*** Data Section Begins ***
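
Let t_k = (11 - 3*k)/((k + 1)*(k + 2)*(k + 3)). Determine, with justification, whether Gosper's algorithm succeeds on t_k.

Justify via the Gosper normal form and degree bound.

Yes. s_k = k*(2*k + 9)/((k + 1)*(k + 2)).

Ratio r(k) = (k + 1)*(3*k - 8)/((k + 4)*(3*k - 11)).
So A=k + 1 and B=k + 4, with C=k - 11/3.
f must satisfy (k + 1)·f(k+1) − (k + 3)·f(k) = k - 11/3.
deg f ≤ 2 (via 1,1,1).
A polynomial solution: f(k) = -k*(2*k + 9)/3.
Then R = B(k−1)f/C = -k*(k + 3)*(2*k + 9)/(3*k - 11), so s_k = R(k)·t_k = k*(2*k + 9)/((k + 1)*(k + 2)).
Check: Δs_k = (11 - 3*k)/(k**3 + 6*k**2 + 11*k + 6). ✓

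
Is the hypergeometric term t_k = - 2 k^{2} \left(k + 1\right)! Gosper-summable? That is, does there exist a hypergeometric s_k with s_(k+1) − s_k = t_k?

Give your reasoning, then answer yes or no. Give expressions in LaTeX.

Compute t_(k+1)/t_k: get (k + 1)**2*(k + 2)/k**2.
So A=k + 2 and B=1, with C=k**2.
f must satisfy (k + 2)·f(k+1) − (1)·f(k) = k**2.
Bound: deg f ≤ 1.
Solving with deg f ≤ 1: f(k) = k - 2.
Certificate R = B(k−1)f/C = (k - 2)/k**2 gives s_k = -2*(k - 2)*factorial(k + 1).
Check: Δs_k = -2*k**2*factorial(k + 1). ✓

Yes. s_k = - 2 \left(k - 2\right) \left(k + 1\right)!.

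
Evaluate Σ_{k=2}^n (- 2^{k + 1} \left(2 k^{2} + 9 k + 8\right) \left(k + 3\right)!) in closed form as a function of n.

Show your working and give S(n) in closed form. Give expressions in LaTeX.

S(n) = - 4 \cdot 2^{n} n \left(n + 4\right)! - 4 \cdot 2^{n} \left(n + 4\right)! + 1920

r(k) = 2*(2*k**3 + 21*k**2 + 71*k + 76)/(2*k**2 + 9*k + 8) after simplifying.
So A=2*k + 8 and B=1, with C=k**2 + 9*k/2 + 4.
Key eq: (2*k + 8)·f(k+1) = (1)·f(k) + (k**2 + 9*k/2 + 4).
deg f ≤ 1 (via 1,0,2).
Solve for f: f(k) = k/2 (degree 1 ≤ 1).
Get s_k = R·t_k = -2**(k + 1)*k*factorial(k + 3) with R(k) = B(k−1)f(k)/C(k) = k/(2*k**2 + 9*k + 8).
s_(k+1) − s_k = -2**(k + 1)*(2*k**2 + 9*k + 8)*factorial(k + 3) = t_k.
s_(n+1) = -2**(n + 2)*(n + 1)*factorial(n + 4) and s_(2) = -1920, so S(n) = -4*2**n*n*factorial(n + 4) - 4*2**n*factorial(n + 4) + 1920.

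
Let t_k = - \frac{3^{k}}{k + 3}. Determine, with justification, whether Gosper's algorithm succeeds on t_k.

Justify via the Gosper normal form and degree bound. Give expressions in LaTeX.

No — key equation has no polynomial f.

t_(k+1)/t_k = 3*(k + 3)/(k + 4).
So A=3*k + 9 and B=k + 4, with C=1.
Need (3*k + 9)·f(k+1) − (k + 3)·f(k) = 1.
d = -1 from the (1,1,0) case.
Bound -1 < 0, so the key equation has no polynomial solution.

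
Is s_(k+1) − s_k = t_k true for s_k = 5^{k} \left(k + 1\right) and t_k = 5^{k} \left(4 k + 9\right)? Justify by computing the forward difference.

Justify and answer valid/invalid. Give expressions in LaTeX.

s_(k+1) = 5**(k + 1)*(k + 2)
s_(k+1) − s_k = 5**k*(4*k + 9)
(s_(k+1) − s_k) − t_k = 0

valid (s_(k+1) − s_k reduces to t_k)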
*** Data Section Ends ***
The lines to extract from the data above begin with the line containing "Give your reasoning, then" and end with the line containing "function of n.". Extract them exactly, including both.

◆ Response to the task
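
Give your reasoning, then answer yes or no. Give expressions in LaTeX.

Compute t_(k+1)/t_k: get (k + 1)**2*(k + 2)/k**2.
So A=k + 2 and B=1, with C=k**2.
f must satisfy (k + 2)·f(k+1) − (1)·f(k) = k**2.
Bound: deg f ≤ 1.
Solving with deg f ≤ 1: f(k) = k - 2.
Certificate R = B(k−1)f/C = (k - 2)/k**2 gives s_k = -2*(k - 2)*factorial(k + 1).
Check: Δs_k = -2*k**2*factorial(k + 1). ✓

Yes. s_k = - 2 \left(k - 2\right) \left(k + 1\right)!.

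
Evaluate Σ_{k=2}^n (- 2^{k + 1} \left(2 k^{2} + 9 k + 8\right) \left(k + 3\right)!) in closed form as a function of n.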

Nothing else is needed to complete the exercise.